→ **Exercise directions**
When the line containing "- Oakham overflows → Perry 90" is found in the data below, copy it and each line after it through the line containing "5 reservoirs are", exactly and with no others.

→ **Entries provided**
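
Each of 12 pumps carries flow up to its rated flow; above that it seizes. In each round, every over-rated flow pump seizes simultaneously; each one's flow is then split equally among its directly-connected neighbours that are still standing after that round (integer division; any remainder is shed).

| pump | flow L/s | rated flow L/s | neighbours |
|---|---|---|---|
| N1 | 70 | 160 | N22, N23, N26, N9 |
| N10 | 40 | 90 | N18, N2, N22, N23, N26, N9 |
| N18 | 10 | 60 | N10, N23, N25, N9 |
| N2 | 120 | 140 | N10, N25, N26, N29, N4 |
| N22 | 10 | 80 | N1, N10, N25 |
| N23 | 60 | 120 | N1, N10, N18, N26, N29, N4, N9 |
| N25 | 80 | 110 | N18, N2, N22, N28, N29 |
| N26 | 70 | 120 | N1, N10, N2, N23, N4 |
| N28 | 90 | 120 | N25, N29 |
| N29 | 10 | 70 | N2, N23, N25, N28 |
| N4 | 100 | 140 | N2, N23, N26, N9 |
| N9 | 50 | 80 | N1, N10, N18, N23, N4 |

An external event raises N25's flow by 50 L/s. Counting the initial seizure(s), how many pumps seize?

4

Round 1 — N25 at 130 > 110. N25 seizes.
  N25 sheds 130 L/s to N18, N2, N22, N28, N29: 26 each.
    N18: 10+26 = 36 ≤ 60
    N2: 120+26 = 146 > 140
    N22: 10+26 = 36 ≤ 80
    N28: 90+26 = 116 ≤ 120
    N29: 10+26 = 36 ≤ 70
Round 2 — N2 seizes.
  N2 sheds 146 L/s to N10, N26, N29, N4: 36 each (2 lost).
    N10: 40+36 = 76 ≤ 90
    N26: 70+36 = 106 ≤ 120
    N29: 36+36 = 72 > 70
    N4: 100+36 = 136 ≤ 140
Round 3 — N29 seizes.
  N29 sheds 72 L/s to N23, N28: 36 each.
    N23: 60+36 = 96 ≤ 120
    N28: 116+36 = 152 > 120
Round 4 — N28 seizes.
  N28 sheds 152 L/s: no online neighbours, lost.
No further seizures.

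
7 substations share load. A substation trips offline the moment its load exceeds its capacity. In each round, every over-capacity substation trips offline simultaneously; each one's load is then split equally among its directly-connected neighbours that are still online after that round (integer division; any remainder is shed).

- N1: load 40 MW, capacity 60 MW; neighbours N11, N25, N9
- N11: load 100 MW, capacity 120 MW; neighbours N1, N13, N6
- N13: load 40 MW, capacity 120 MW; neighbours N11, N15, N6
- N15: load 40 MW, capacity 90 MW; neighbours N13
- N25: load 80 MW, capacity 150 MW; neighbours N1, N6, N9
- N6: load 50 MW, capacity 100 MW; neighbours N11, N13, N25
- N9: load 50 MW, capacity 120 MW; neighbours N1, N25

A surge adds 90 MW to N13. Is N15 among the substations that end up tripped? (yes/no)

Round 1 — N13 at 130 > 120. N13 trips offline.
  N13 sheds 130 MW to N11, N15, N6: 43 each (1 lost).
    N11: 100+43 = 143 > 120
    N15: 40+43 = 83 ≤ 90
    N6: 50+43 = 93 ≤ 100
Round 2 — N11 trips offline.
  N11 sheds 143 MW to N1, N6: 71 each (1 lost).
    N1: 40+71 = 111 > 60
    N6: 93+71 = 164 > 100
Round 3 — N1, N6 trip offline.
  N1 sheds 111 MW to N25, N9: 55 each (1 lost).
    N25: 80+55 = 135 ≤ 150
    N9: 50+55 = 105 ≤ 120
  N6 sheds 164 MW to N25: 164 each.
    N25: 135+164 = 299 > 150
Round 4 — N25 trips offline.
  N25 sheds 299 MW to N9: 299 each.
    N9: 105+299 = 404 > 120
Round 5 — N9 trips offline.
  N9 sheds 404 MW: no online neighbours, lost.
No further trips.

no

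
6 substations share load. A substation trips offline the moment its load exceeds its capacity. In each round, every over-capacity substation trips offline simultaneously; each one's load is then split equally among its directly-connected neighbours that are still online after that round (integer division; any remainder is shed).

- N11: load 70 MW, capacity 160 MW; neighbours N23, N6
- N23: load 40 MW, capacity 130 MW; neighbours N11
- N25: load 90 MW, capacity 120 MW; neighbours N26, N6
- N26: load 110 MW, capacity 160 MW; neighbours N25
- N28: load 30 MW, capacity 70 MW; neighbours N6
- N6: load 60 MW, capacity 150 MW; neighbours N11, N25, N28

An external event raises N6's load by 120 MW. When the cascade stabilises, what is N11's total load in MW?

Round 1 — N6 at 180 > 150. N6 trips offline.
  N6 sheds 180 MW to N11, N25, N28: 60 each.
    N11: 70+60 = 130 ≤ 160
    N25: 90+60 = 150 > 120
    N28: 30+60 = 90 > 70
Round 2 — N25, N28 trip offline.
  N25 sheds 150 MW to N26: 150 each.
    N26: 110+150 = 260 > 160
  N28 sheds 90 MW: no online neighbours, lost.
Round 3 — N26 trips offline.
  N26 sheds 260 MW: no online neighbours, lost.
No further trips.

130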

* * *

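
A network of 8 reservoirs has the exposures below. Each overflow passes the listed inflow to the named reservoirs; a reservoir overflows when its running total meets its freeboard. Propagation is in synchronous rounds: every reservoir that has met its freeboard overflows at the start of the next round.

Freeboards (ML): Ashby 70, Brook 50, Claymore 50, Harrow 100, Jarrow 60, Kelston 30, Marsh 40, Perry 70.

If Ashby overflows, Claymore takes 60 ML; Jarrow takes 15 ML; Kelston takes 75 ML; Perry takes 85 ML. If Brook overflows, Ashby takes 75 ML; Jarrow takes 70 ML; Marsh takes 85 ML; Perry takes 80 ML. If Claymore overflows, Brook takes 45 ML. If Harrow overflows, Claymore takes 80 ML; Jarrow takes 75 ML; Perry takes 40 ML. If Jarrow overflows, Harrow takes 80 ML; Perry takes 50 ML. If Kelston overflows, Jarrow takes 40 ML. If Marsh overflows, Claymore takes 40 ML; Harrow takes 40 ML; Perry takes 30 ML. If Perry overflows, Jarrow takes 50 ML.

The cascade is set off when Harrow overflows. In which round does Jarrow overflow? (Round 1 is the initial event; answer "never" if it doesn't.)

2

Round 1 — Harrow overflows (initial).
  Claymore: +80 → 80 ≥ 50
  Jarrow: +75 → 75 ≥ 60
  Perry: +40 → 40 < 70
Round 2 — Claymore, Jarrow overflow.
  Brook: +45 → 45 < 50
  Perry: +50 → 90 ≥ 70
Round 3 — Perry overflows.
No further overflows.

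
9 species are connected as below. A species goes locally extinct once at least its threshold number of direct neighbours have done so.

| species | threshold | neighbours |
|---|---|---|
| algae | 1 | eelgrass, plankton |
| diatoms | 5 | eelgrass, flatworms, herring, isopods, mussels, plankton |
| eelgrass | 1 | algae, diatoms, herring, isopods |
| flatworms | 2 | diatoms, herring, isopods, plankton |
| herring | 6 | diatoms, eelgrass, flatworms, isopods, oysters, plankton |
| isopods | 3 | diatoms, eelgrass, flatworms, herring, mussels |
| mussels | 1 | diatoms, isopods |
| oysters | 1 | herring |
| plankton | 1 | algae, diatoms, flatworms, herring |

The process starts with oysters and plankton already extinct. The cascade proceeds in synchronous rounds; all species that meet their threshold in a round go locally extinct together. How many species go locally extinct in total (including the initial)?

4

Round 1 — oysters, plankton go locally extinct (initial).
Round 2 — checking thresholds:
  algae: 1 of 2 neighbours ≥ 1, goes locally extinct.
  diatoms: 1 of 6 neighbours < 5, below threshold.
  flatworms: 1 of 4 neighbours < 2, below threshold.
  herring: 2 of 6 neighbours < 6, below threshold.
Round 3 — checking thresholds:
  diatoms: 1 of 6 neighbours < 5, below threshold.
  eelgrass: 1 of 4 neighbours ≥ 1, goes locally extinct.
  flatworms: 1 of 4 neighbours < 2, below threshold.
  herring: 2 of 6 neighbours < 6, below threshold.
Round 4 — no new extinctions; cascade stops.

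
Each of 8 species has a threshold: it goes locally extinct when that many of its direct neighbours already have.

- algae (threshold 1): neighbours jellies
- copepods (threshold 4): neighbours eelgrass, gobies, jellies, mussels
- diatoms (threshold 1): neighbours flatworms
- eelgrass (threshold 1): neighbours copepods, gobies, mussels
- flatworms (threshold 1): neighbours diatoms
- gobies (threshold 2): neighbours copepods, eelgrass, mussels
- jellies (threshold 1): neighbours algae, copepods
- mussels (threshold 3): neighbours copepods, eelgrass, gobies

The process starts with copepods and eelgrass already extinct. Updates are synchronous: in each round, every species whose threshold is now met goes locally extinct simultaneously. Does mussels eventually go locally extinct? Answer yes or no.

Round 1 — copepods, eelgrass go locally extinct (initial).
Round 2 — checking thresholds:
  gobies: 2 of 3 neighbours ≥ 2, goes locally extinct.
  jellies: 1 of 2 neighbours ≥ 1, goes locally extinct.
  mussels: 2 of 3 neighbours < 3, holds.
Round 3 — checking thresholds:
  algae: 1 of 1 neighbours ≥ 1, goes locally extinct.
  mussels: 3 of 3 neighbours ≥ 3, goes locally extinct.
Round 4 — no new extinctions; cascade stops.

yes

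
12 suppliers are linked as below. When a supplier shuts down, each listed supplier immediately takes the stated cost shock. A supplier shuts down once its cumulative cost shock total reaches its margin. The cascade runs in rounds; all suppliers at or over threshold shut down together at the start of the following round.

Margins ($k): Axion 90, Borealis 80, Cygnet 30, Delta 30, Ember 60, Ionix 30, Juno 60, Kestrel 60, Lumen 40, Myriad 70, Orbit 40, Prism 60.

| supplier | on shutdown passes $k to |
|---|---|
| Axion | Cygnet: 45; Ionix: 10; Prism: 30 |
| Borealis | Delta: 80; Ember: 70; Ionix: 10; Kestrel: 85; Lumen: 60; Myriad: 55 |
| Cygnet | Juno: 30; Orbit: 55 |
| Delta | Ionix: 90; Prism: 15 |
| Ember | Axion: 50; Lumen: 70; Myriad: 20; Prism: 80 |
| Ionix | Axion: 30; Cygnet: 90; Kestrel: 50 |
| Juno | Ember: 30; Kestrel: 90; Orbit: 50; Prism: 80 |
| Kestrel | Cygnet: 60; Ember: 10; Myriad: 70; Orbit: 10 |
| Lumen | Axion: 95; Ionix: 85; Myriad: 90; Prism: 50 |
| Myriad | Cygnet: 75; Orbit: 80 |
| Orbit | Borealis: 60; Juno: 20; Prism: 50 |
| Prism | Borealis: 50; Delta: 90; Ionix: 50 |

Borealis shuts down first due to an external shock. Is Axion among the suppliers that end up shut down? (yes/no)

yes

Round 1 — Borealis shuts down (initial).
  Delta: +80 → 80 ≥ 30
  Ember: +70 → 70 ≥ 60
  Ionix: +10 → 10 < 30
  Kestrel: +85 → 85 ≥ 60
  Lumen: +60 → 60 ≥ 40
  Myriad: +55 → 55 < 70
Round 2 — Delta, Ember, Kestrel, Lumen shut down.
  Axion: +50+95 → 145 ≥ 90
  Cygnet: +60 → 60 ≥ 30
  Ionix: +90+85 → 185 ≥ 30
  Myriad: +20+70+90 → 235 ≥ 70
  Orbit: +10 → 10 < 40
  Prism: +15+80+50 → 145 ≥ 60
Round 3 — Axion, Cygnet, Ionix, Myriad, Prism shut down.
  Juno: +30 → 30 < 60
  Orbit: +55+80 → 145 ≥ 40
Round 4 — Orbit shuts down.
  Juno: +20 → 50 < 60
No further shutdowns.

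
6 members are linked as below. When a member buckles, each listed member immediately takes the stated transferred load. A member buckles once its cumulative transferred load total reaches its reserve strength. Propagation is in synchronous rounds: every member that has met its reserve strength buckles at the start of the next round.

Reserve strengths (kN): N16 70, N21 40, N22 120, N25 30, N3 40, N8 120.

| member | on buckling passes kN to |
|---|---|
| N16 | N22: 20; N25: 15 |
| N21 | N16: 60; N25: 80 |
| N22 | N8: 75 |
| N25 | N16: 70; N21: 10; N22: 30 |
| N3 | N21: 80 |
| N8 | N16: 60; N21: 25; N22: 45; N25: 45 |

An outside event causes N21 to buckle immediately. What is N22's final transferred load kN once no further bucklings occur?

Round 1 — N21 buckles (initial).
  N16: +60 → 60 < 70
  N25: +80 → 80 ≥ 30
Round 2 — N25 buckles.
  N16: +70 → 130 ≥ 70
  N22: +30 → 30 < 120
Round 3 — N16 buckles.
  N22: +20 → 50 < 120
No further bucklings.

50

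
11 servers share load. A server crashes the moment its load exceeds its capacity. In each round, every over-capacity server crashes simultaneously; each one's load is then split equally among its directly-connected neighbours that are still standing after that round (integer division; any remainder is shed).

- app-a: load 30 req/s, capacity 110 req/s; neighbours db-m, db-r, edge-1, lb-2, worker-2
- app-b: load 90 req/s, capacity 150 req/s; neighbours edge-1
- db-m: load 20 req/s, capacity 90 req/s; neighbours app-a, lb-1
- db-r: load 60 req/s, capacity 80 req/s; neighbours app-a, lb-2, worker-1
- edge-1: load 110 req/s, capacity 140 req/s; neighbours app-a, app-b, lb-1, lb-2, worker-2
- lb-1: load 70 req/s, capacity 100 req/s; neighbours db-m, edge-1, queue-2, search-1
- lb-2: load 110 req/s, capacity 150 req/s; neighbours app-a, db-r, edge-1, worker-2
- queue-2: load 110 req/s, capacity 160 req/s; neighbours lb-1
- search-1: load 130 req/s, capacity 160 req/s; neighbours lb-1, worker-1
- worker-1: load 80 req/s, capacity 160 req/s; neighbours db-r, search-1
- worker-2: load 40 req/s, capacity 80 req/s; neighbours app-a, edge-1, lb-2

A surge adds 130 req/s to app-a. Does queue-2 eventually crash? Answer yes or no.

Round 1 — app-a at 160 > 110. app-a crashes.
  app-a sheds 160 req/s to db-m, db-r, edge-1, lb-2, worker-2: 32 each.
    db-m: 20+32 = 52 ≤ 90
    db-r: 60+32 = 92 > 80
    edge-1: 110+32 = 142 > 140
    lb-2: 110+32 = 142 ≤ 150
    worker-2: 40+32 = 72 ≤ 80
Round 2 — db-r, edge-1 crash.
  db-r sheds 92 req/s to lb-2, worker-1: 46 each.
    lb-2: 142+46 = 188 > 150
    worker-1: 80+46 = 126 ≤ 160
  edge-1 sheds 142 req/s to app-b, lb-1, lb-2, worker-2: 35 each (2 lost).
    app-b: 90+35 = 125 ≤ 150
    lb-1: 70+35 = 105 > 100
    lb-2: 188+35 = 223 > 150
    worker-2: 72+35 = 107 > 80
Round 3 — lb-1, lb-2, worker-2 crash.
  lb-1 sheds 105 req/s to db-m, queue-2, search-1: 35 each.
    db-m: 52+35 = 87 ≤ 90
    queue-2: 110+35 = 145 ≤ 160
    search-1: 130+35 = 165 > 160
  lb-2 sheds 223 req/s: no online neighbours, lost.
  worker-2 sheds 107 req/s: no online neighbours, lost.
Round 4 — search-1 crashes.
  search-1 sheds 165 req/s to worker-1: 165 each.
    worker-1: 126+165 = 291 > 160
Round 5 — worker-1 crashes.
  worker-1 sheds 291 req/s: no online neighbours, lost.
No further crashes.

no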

* * *

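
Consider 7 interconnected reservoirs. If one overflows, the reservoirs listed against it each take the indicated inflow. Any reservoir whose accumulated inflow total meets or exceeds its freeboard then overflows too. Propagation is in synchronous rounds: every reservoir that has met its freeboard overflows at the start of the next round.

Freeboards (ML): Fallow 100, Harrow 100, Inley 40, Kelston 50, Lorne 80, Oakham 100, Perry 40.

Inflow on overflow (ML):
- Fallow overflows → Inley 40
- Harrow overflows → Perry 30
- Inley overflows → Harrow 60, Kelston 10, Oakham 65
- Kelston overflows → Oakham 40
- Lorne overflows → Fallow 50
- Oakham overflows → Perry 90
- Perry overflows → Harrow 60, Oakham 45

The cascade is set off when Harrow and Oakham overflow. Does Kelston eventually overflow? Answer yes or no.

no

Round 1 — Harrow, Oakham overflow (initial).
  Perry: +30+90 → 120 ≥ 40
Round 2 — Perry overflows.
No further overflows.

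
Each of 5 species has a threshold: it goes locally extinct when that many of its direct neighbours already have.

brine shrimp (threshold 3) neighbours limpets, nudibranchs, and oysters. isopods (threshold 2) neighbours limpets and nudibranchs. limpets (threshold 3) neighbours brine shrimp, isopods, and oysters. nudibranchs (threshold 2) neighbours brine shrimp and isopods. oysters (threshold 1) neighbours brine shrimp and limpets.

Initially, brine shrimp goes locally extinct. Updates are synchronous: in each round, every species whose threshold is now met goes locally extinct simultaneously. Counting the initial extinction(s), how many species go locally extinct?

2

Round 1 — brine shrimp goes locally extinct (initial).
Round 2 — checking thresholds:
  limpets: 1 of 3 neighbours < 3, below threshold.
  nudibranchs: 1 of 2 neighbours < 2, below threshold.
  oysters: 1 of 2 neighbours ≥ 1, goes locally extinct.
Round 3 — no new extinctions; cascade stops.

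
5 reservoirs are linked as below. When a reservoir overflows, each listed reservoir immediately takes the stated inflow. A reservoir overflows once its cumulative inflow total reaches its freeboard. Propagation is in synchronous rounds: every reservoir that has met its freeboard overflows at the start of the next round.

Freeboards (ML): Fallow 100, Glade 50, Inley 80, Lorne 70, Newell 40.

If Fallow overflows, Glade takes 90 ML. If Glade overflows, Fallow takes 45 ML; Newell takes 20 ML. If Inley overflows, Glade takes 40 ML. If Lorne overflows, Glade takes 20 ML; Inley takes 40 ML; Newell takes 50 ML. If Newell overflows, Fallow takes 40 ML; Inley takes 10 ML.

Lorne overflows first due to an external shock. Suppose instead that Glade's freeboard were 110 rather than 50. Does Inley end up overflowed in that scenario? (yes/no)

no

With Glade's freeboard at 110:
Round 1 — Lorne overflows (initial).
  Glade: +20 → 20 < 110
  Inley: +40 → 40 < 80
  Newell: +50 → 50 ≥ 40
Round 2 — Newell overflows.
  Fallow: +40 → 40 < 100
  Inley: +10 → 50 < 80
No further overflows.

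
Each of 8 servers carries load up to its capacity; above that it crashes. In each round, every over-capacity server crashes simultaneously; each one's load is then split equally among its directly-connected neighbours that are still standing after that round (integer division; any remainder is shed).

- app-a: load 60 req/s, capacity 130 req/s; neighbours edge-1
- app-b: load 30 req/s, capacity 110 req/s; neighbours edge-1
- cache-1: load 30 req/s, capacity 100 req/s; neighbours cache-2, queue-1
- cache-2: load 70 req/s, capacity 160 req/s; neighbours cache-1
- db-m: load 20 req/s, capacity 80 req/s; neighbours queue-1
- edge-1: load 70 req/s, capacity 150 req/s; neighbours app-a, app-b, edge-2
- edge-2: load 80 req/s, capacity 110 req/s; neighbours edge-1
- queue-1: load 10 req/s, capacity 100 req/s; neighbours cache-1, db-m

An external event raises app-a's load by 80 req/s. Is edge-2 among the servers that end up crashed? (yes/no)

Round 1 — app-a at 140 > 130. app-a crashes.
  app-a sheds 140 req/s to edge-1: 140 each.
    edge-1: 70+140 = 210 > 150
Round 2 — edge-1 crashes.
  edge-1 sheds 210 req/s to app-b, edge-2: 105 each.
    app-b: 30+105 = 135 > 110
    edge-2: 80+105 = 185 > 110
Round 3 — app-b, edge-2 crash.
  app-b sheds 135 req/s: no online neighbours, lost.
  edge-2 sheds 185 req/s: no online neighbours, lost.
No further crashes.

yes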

→ **Answer for the task**
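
- Oakham overflows → Perry 90
- Perry overflows → Harrow 60, Oakham 45

The cascade is set off when Harrow and Oakham overflow. Does Kelston eventually overflow? Answer yes or no.

no

Round 1 — Harrow, Oakham overflow (initial).
  Perry: +30+90 → 120 ≥ 40
Round 2 — Perry overflows.
No further overflows.

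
Each of 5 species has a threshold: it goes locally extinct when that many of its direct neighbours already have.

brine shrimp (threshold 3) neighbours limpets, nudibranchs, and oysters. isopods (threshold 2) neighbours limpets and nudibranchs. limpets (threshold 3) neighbours brine shrimp, isopods, and oysters. nudibranchs (threshold 2) neighbours brine shrimp and isopods. oysters (threshold 1) neighbours brine shrimp and limpets.

Initially, brine shrimp goes locally extinct. Updates are synchronous: in each round, every species whose threshold is now met goes locally extinct simultaneously. Counting the initial extinction(s), how many species go locally extinct?

2

Round 1 — brine shrimp goes locally extinct (initial).
Round 2 — checking thresholds:
  limpets: 1 of 3 neighbours < 3, below threshold.
  nudibranchs: 1 of 2 neighbours < 2, below threshold.
  oysters: 1 of 2 neighbours ≥ 1, goes locally extinct.
Round 3 — no new extinctions; cascade stops.

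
5 reservoirs are linked as below. When a reservoir overflows, each listed reservoir immediately takes the stated inflow. A reservoir overflows once its cumulative inflow total reaches its freeboard. Propagation is in synchronous rounds: every reservoir that has met its freeboard overflows at the start of the next round.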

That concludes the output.